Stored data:

▼

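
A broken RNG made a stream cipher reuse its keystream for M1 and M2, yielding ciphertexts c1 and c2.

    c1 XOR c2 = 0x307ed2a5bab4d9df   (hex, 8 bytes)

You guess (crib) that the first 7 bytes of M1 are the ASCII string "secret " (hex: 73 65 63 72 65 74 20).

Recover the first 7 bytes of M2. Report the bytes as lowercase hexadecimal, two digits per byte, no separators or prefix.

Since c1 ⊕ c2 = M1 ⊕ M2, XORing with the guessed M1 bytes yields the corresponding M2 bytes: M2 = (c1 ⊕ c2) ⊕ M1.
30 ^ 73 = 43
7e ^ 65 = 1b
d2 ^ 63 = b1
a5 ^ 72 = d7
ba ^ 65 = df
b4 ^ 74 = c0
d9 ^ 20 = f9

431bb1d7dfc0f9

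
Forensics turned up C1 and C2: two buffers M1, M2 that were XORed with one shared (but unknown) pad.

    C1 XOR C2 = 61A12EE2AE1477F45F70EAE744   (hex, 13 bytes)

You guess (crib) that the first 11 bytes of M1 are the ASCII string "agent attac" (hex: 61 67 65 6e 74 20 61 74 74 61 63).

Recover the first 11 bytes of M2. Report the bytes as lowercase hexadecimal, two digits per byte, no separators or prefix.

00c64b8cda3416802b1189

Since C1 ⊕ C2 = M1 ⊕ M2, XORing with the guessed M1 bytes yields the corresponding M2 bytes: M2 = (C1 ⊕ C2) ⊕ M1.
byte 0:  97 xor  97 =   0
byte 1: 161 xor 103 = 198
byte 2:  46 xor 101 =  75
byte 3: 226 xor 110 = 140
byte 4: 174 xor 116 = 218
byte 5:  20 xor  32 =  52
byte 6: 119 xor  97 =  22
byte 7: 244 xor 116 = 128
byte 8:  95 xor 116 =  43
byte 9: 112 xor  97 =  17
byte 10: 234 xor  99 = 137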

▲
▼

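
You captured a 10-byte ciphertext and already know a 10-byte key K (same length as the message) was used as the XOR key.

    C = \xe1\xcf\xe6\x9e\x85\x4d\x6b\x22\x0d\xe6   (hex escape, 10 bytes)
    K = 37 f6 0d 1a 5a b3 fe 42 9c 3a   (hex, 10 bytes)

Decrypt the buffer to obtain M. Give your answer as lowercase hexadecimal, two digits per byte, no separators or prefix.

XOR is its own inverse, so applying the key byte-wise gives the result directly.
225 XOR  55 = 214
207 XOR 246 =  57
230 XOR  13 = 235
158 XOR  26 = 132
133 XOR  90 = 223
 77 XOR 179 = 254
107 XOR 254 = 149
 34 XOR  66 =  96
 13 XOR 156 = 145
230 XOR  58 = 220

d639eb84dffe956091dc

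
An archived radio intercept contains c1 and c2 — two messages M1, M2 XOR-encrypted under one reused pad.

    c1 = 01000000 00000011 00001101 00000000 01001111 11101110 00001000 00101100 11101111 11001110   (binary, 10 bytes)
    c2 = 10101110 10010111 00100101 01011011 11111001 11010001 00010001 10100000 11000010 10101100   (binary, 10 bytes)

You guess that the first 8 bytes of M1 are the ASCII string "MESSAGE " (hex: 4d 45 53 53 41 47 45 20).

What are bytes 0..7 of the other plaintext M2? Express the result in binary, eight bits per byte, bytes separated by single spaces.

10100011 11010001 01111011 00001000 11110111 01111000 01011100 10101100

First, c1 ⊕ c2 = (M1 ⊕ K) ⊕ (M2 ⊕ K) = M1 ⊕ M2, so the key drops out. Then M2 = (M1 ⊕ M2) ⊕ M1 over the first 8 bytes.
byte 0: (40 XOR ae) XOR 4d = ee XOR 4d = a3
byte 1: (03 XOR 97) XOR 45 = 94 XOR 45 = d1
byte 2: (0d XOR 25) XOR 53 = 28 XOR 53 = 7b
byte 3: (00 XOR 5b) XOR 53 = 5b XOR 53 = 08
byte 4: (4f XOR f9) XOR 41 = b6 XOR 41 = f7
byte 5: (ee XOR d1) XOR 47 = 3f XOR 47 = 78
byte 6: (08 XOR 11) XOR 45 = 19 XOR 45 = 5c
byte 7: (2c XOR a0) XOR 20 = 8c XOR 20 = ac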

▲

YOUR INSTRUCTIONS:
Read the entries and select each line where the word "crib" is found.

EXERCISE RESULT:
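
You guess (crib) that the first 7 bytes of M1 are the ASCII string "secret " (hex: 73 65 63 72 65 74 20).
You guess (crib) that the first 11 bytes of M1 are the ASCII string "agent attac" (hex: 61 67 65 6e 74 20 61 74 74 61 63).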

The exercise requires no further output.